Among the entries below, one stretch runs from the line that contains "Convert the decimal number 2399 to binary." through the line that contains "Convert 940890 from base 10 to base 2.". Repeat that stretch exactly, ends included, and only that.

[Source data]
☆ ☆ ☆ ☆ ☆
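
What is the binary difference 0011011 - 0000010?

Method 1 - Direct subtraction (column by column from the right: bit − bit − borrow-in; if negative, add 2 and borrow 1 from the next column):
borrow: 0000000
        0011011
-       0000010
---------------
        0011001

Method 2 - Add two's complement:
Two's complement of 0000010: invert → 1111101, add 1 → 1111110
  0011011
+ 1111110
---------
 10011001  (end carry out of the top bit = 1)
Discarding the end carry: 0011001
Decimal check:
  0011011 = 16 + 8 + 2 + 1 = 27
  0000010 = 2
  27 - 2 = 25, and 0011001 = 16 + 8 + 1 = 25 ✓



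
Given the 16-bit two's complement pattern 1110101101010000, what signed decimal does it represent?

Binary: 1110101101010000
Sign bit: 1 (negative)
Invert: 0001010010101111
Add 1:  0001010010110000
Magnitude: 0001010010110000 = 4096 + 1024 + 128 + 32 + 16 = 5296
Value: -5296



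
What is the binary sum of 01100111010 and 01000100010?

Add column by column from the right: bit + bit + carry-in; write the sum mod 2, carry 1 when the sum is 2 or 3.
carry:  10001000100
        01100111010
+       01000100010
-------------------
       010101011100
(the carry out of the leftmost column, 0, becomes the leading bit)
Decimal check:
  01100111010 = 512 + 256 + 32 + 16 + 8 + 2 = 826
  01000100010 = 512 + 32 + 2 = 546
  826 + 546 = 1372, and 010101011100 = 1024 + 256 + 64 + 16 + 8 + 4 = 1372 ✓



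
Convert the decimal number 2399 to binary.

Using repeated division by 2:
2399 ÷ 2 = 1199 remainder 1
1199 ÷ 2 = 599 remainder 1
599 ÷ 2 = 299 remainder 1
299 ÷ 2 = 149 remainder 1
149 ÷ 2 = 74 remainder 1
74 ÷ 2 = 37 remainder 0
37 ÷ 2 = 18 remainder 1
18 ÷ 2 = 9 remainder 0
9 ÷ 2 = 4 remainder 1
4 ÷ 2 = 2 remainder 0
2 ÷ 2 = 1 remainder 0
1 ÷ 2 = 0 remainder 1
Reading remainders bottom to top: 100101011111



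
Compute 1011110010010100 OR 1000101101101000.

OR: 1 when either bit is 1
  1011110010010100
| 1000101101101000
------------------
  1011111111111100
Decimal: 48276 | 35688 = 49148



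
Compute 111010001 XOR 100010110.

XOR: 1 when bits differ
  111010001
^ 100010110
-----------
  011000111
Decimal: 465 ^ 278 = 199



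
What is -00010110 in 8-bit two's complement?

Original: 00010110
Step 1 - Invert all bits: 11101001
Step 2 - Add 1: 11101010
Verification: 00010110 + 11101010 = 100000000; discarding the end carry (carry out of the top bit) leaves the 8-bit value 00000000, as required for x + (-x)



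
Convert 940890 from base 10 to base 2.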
☆ ☆ ☆ ☆ ☆
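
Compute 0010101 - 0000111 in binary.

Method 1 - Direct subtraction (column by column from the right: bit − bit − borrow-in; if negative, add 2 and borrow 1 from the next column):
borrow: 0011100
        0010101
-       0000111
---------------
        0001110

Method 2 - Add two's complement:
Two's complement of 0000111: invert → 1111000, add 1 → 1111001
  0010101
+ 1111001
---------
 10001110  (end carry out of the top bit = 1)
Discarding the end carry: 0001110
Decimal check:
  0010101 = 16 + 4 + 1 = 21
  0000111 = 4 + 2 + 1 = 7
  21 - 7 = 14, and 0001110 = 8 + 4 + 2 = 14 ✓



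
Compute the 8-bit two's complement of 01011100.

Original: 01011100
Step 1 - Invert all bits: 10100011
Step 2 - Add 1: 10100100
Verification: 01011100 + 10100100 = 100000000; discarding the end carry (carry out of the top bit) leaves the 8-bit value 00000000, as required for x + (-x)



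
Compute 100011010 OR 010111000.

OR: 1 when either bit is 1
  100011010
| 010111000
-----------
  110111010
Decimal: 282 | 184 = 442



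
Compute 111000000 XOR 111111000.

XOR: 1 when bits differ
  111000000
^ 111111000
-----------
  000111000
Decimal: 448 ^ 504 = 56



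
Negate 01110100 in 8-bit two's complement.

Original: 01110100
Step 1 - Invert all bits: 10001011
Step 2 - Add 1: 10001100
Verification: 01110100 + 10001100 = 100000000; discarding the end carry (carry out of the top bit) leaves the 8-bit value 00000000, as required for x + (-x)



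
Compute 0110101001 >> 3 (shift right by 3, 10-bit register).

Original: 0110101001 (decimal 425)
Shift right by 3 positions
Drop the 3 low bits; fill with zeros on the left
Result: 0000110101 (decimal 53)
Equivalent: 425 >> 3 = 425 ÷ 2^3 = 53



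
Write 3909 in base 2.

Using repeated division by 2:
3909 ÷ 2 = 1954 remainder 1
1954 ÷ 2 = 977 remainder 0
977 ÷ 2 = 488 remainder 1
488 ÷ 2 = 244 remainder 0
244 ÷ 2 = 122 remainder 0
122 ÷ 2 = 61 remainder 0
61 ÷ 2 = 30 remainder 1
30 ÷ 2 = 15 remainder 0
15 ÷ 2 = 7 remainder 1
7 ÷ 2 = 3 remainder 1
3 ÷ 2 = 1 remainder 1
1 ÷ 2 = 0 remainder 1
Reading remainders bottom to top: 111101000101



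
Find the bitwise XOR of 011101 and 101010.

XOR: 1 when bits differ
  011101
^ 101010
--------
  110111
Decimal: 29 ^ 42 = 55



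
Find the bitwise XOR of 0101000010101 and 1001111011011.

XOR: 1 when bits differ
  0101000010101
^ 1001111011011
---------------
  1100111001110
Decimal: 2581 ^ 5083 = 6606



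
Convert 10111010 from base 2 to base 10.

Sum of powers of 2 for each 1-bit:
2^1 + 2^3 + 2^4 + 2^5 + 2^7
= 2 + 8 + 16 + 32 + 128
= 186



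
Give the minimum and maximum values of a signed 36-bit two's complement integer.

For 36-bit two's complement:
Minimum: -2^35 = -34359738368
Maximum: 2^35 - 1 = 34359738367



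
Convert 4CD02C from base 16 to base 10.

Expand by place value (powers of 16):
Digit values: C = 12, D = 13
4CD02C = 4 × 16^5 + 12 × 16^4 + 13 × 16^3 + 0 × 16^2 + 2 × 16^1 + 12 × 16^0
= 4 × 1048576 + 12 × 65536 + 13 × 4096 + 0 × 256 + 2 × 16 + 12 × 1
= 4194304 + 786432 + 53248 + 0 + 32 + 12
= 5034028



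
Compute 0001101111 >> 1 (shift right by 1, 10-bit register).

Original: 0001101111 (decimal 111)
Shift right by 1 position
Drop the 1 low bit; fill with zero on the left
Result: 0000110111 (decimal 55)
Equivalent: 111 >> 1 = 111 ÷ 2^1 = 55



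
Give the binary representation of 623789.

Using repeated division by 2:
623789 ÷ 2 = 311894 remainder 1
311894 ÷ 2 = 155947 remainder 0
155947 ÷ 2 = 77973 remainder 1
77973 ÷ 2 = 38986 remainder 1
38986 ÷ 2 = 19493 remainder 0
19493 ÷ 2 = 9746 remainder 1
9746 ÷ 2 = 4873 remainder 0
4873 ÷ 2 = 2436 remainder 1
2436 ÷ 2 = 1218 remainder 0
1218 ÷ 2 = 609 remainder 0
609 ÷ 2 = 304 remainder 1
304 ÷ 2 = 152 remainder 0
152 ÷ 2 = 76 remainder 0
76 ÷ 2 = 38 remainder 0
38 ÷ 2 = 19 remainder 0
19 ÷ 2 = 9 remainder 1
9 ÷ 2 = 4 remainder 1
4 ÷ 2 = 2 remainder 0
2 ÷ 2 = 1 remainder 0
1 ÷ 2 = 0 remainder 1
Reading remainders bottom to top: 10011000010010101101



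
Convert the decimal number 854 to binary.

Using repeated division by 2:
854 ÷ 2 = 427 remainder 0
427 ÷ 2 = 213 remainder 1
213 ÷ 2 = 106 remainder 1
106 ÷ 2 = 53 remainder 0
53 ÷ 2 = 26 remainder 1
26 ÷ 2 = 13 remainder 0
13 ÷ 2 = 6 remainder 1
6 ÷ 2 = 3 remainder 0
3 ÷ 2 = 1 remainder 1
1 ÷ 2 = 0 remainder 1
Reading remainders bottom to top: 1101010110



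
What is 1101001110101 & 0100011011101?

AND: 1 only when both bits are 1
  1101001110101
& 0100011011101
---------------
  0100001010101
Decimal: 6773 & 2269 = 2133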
☆ ☆ ☆ ☆ ☆
> [The completed task]:
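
Convert the decimal number 2399 to binary.

Using repeated division by 2:
2399 ÷ 2 = 1199 remainder 1
1199 ÷ 2 = 599 remainder 1
599 ÷ 2 = 299 remainder 1
299 ÷ 2 = 149 remainder 1
149 ÷ 2 = 74 remainder 1
74 ÷ 2 = 37 remainder 0
37 ÷ 2 = 18 remainder 1
18 ÷ 2 = 9 remainder 0
9 ÷ 2 = 4 remainder 1
4 ÷ 2 = 2 remainder 0
2 ÷ 2 = 1 remainder 0
1 ÷ 2 = 0 remainder 1
Reading remainders bottom to top: 100101011111



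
Compute 1011110010010100 OR 1000101101101000.

OR: 1 when either bit is 1
  1011110010010100
| 1000101101101000
------------------
  1011111111111100
Decimal: 48276 | 35688 = 49148



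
Compute 111010001 XOR 100010110.

XOR: 1 when bits differ
  111010001
^ 100010110
-----------
  011000111
Decimal: 465 ^ 278 = 199



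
What is -00010110 in 8-bit two's complement?

Original: 00010110
Step 1 - Invert all bits: 11101001
Step 2 - Add 1: 11101010
Verification: 00010110 + 11101010 = 100000000; discarding the end carry (carry out of the top bit) leaves the 8-bit value 00000000, as required for x + (-x)



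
Convert 940890 from base 10 to base 2.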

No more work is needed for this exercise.